:: DIRECTIONS FOR THIS TASK ::
Your answer should be the exact lines of the data below from the one containing "List every option" through the one containing "S3 | 8 | 23 |"; please include nothing else.

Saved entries
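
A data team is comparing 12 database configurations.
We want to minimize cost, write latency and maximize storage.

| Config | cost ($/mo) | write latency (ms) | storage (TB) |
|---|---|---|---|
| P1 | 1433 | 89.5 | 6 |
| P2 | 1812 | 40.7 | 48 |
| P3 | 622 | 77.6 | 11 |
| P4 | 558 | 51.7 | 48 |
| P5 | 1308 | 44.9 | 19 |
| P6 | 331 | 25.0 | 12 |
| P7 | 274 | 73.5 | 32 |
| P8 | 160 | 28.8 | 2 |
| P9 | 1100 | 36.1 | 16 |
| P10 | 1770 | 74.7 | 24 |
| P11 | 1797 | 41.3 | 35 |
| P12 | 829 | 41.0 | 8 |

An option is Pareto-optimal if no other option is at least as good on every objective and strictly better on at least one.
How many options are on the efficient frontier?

8

P1: dominated by P3 (cost 622≤1433, write latency 77.6≤89.5, storage 11≥6).
P2: not dominated.
P3: dominated by P4 (cost 558≤622, write latency 51.7≤77.6, storage 48≥11).
P4: not dominated.
P5: not dominated.
P6: not dominated (best write latency).
P7: not dominated.
P8: not dominated (best cost).
P9: not dominated.
P10: dominated by P4 (cost 558≤1770, write latency 51.7≤74.7, storage 48≥24).
P11: not dominated.
P12: dominated by P6 (cost 331≤829, write latency 25.0≤41.0, storage 12≥8).
Pareto-optimal: P2, P4, P5, P6, P7, P8, P9, P11 → 8.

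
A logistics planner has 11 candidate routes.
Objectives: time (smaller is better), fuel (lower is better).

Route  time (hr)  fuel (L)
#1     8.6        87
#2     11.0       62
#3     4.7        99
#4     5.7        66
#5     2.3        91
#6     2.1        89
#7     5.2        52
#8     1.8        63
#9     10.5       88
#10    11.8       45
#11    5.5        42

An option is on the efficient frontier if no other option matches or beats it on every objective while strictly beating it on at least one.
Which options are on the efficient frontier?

#1: dominated by #4 (time 5.7≤8.6, fuel 66≤87).
#2: dominated by #7 (time 5.2≤11.0, fuel 52≤62).
#3: dominated by #5 (time 2.3≤4.7, fuel 91≤99).
#4: dominated by #7 (time 5.2≤5.7, fuel 52≤66).
#5: dominated by #6 (time 2.1≤2.3, fuel 89≤91).
#6: dominated by #8 (time 1.8≤2.1, fuel 63≤89).
#7: not dominated.
#8: not dominated (best time).
#9: dominated by #1 (time 8.6≤10.5, fuel 87≤88).
#10: dominated by #11 (time 5.5≤11.8, fuel 42≤45).
#11: not dominated (best fuel).

#7, #8, #11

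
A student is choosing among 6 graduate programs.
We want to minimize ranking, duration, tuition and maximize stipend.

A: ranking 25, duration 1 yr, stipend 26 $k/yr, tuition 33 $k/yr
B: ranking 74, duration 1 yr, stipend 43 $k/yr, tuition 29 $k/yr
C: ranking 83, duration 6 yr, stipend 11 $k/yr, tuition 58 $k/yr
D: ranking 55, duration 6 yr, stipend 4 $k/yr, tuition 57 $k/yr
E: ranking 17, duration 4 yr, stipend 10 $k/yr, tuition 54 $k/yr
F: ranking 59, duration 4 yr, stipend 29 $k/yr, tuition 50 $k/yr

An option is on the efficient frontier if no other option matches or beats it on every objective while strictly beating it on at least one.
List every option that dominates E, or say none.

A: worse on ranking (25 vs 17).
B: worse on ranking (74 vs 17).
C: worse on ranking (83 vs 17).
D: worse on ranking (55 vs 17).
F: worse on ranking (59 vs 17).
No option dominates E.

none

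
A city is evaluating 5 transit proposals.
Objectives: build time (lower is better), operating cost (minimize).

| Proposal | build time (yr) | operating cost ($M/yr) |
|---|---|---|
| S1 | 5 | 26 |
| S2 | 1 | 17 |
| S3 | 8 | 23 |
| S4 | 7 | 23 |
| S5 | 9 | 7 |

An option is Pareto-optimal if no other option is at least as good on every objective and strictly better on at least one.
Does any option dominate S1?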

:: REPLY TO THE TASK ::
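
List every option that dominates E, or say none.

A: worse on ranking (25 vs 17).
B: worse on ranking (74 vs 17).
C: worse on ranking (83 vs 17).
D: worse on ranking (55 vs 17).
F: worse on ranking (59 vs 17).
No option dominates E.

none

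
A city is evaluating 5 transit proposals.
Objectives: build time (lower is better), operating cost (minimize).

| Proposal | build time (yr) | operating cost ($M/yr) |
|---|---|---|
| S1 | 5 | 26 |
| S2 | 1 | 17 |
| S3 | 8 | 23 |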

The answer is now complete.